[Collected data]

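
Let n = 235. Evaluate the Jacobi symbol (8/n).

Pull out 2^3: since 235 ≡ 3 (mod 8), (2/235) = -1, so (2/235)^3 = -1.
Reached (1/235) = 1. Collecting the sign flips along the way, the symbol is -1.

-1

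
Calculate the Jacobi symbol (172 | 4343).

0

Pull out 2^2: since 4343 ≡ 7 (mod 8), (2/4343) = +1, so (2/4343)^2 = +1.
Reciprocity: 43 ≡ 3 and 4343 ≡ 3 (mod 4), so (43/4343) = −(4343/43).
Reduce top mod 43: now compute (0/43).
Top reduces to 0: gcd > 1, so the symbol is 0.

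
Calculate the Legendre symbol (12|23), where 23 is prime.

1

Pull out 2^2: since 23 ≡ 7 (mod 8), (2/23) = +1, so (2/23)^2 = +1.
Reciprocity: 3 ≡ 3 and 23 ≡ 3 (mod 4), so (3/23) = −(23/3).
Reduce top mod 3: now compute (2/3).
Pull out 2: since 3 ≡ 3 (mod 8), (2/3) = -1.
Reached (1/3) = 1. Collecting the sign flips along the way, the symbol is +1.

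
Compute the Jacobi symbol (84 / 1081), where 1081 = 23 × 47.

Pull out 2^2: since 1081 ≡ 1 (mod 8), (2/1081) = +1, so (2/1081)^2 = +1.
Reciprocity: 21 ≡ 1 and 1081 ≡ 1 (mod 4), so (21/1081) = +(1081/21).
Reduce top mod 21: now compute (10/21).
Pull out 2: since 21 ≡ 5 (mod 8), (2/21) = -1.
Reciprocity: 5 ≡ 1 and 21 ≡ 1 (mod 4), so (5/21) = +(21/5).
Reduce top mod 5: now compute (1/5).
Reached (1/5) = 1. Collecting the sign flips along the way, the symbol is -1.

-1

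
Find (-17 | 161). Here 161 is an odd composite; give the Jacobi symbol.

First reduce: -17 ≡ 144 (mod 161).
Pull out 2^4: since 161 ≡ 1 (mod 8), (2/161) = +1, so (2/161)^4 = +1.
Reciprocity: 9 ≡ 1 and 161 ≡ 1 (mod 4), so (9/161) = +(161/9).
Reduce top mod 9: now compute (8/9).
Pull out 2^3: since 9 ≡ 1 (mod 8), (2/9) = +1, so (2/9)^3 = +1.
Reached (1/9) = 1. Collecting the sign flips along the way, the symbol is +1.

1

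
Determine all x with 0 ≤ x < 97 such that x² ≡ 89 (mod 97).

97 ≡ 1 (mod 4), so we find a root by search.
Trying successive values, 34² = 1156 ≡ 89 (mod 97). The other root is 97 − 34 = 63.

34, 63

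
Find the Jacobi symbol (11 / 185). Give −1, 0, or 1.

Reciprocity: 11 ≡ 3 and 185 ≡ 1 (mod 4), so (11/185) = +(185/11).
Reduce top mod 11: now compute (9/11).
Reciprocity: 9 ≡ 1 and 11 ≡ 3 (mod 4), so (9/11) = +(11/9).
Reduce top mod 9: now compute (2/9).
Pull out 2: since 9 ≡ 1 (mod 8), (2/9) = +1.
Reached (1/9) = 1. Collecting the sign flips along the way, the symbol is +1.

1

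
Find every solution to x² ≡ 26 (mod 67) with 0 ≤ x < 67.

Since 67 ≡ 3 (mod 4), a square root of 26 is 26^((67+1)/4) = 26^17 mod 67.
Repeated squaring: 26^2≡6, 26^4≡36, 26^8≡23, 26^16≡60 (mod 67).
26^17 = 26^(16+1) ≡ 19 (mod 67).
Check: 19² = 361 ≡ 26 (mod 67). The two roots are 19 and 48.

19, 48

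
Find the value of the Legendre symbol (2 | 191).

Euler's criterion: (2/191) ≡ 2^95 (mod 191).
2^2 ≡ 4 (mod 191)
2^4 ≡ 16 (mod 191)
2^8 ≡ 65 (mod 191)
2^16 ≡ 23 (mod 191)
2^32 ≡ 147 (mod 191)
2^64 ≡ 26 (mod 191)
2^95 = 2^(64+16+8+4+2+1) ≡ 1 (mod 191).
Result is 1, so (2/191) = 1.

1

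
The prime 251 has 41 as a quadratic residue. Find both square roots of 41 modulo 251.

36, 215

Since 251 ≡ 3 (mod 4), a square root of 41 is 41^((251+1)/4) = 41^63 mod 251.
Repeated squaring: 41^2≡175, 41^4≡3, 41^8≡9, 41^16≡81, 41^32≡35 (mod 251).
41^63 = 41^(32+16+8+4+2+1) ≡ 36 (mod 251).
Check: 36² = 1296 ≡ 41 (mod 251). The two roots are 36 and 215.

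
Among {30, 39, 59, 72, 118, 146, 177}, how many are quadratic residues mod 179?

(30/179) = -1 → non-residue.
(39/179) = +1 → QR.
(59/179) = +1 → QR.
(72/179) = -1 → non-residue.
(118/179) = -1 → non-residue.
(146/179) = +1 → QR.
(177/179) = +1 → QR.
Total quadratic residues among the 7: 4.

4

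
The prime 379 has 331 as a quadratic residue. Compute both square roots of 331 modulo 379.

Since 379 ≡ 3 (mod 4), a square root of 331 is 331^((379+1)/4) = 331^95 mod 379.
Repeated squaring: 331^2≡30, 331^4≡142, 331^8≡77, 331^16≡244, 331^32≡33, 331^64≡331 (mod 379).
331^95 = 331^(64+16+8+4+2+1) ≡ 33 (mod 379).
Check: 33² = 1089 ≡ 331 (mod 379). The two roots are 33 and 346.

33, 346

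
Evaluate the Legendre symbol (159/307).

-1

Reciprocity: 159 ≡ 3 and 307 ≡ 3 (mod 4), so (159/307) = −(307/159).
Reduce top mod 159: now compute (148/159).
Pull out 2^2: since 159 ≡ 7 (mod 8), (2/159) = +1, so (2/159)^2 = +1.
Reciprocity: 37 ≡ 1 and 159 ≡ 3 (mod 4), so (37/159) = +(159/37).
Reduce top mod 37: now compute (11/37).
Reciprocity: 11 ≡ 3 and 37 ≡ 1 (mod 4), so (11/37) = +(37/11).
Reduce top mod 11: now compute (4/11).
Pull out 2^2: since 11 ≡ 3 (mod 8), (2/11) = -1, so (2/11)^2 = +1.
Reached (1/11) = 1. Collecting the sign flips along the way, the symbol is -1.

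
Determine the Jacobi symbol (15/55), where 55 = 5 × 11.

0

Reciprocity: 15 ≡ 3 and 55 ≡ 3 (mod 4), so (15/55) = −(55/15).
Reduce top mod 15: now compute (10/15).
Pull out 2: since 15 ≡ 7 (mod 8), (2/15) = +1.
Reciprocity: 5 ≡ 1 and 15 ≡ 3 (mod 4), so (5/15) = +(15/5).
Reduce top mod 5: now compute (0/5).
Top reduces to 0: gcd > 1, so the symbol is 0.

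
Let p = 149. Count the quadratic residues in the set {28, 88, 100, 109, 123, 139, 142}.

5

(28/149) = +1 → QR.
(88/149) = +1 → QR.
(100/149) = +1 → QR.
(109/149) = -1 → non-residue.
(123/149) = +1 → QR.
(139/149) = -1 → non-residue.
(142/149) = +1 → QR.
Total quadratic residues among the 7: 5.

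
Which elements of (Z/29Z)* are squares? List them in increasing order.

1,4,5,6,7,9,13,16,20,22,23,24,25,28

Square k = 1,…,14 (k and 29−k give the same square):
1²=1, 2²=4, 3²=9, 4²=16, 5²=25, 6²≡7, 7²≡20, 8²≡6, 9²≡23, 10²≡13, 11²≡5, 12²≡28, 13²≡24, 14²≡22 (mod 29).
So the quadratic residues mod 29 are {1, 4, 5, 6, 7, 9, 13, 16, 20, 22, 23, 24, 25, 28}.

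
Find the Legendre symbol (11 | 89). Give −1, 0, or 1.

1

Reciprocity: 11 ≡ 3 and 89 ≡ 1 (mod 4), so (11/89) = +(89/11).
Reduce top mod 11: now compute (1/11).
Reached (1/11) = 1. Collecting the sign flips along the way, the symbol is +1.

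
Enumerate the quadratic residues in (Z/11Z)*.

Square k = 1,…,5 (k and 11−k give the same square):
1²=1, 2²=4, 3²=9, 4²≡5, 5²≡3 (mod 11).
So the quadratic residues mod 11 are {1, 3, 4, 5, 9}.

1 3 4 5 9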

[WORK TO BE COMPLETED]
Copy out the line holding "Evaluate the Legendre symbol (159/307)." along with all lines after it through the end of the entries, exactly and only these.

[OUTPUT OF THE EXERCISE]
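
Evaluate the Legendre symbol (159/307).

-1

Reciprocity: 159 ≡ 3 and 307 ≡ 3 (mod 4), so (159/307) = −(307/159).
Reduce top mod 159: now compute (148/159).
Pull out 2^2: since 159 ≡ 7 (mod 8), (2/159) = +1, so (2/159)^2 = +1.
Reciprocity: 37 ≡ 1 and 159 ≡ 3 (mod 4), so (37/159) = +(159/37).
Reduce top mod 37: now compute (11/37).
Reciprocity: 11 ≡ 3 and 37 ≡ 1 (mod 4), so (11/37) = +(37/11).
Reduce top mod 11: now compute (4/11).
Pull out 2^2: since 11 ≡ 3 (mod 8), (2/11) = -1, so (2/11)^2 = +1.
Reached (1/11) = 1. Collecting the sign flips along the way, the symbol is -1.

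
Determine the Jacobi symbol (15/55), where 55 = 5 × 11.

0

Reciprocity: 15 ≡ 3 and 55 ≡ 3 (mod 4), so (15/55) = −(55/15).
Reduce top mod 15: now compute (10/15).
Pull out 2: since 15 ≡ 7 (mod 8), (2/15) = +1.
Reciprocity: 5 ≡ 1 and 15 ≡ 3 (mod 4), so (5/15) = +(15/5).
Reduce top mod 5: now compute (0/5).
Top reduces to 0: gcd > 1, so the symbol is 0.

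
Let p = 149. Count the quadratic residues in the set {28, 88, 100, 109, 123, 139, 142}.

5

(28/149) = +1 → QR.
(88/149) = +1 → QR.
(100/149) = +1 → QR.
(109/149) = -1 → non-residue.
(123/149) = +1 → QR.
(139/149) = -1 → non-residue.
(142/149) = +1 → QR.
Total quadratic residues among the 7: 5.

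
Which elements of (Z/29Z)* are squares? List them in increasing order.

1,4,5,6,7,9,13,16,20,22,23,24,25,28

Square k = 1,…,14 (k and 29−k give the same square):
1²=1, 2²=4, 3²=9, 4²=16, 5²=25, 6²≡7, 7²≡20, 8²≡6, 9²≡23, 10²≡13, 11²≡5, 12²≡28, 13²≡24, 14²≡22 (mod 29).
So the quadratic residues mod 29 are {1, 4, 5, 6, 7, 9, 13, 16, 20, 22, 23, 24, 25, 28}.

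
Find the Legendre symbol (11 | 89). Give −1, 0, or 1.

1

Reciprocity: 11 ≡ 3 and 89 ≡ 1 (mod 4), so (11/89) = +(89/11).
Reduce top mod 11: now compute (1/11).
Reached (1/11) = 1. Collecting the sign flips along the way, the symbol is +1.

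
Enumerate the quadratic residues in (Z/11Z)*.

Square k = 1,…,5 (k and 11−k give the same square):
1²=1, 2²=4, 3²=9, 4²≡5, 5²≡3 (mod 11).
So the quadratic residues mod 11 are {1, 3, 4, 5, 9}.

1 3 4 5 9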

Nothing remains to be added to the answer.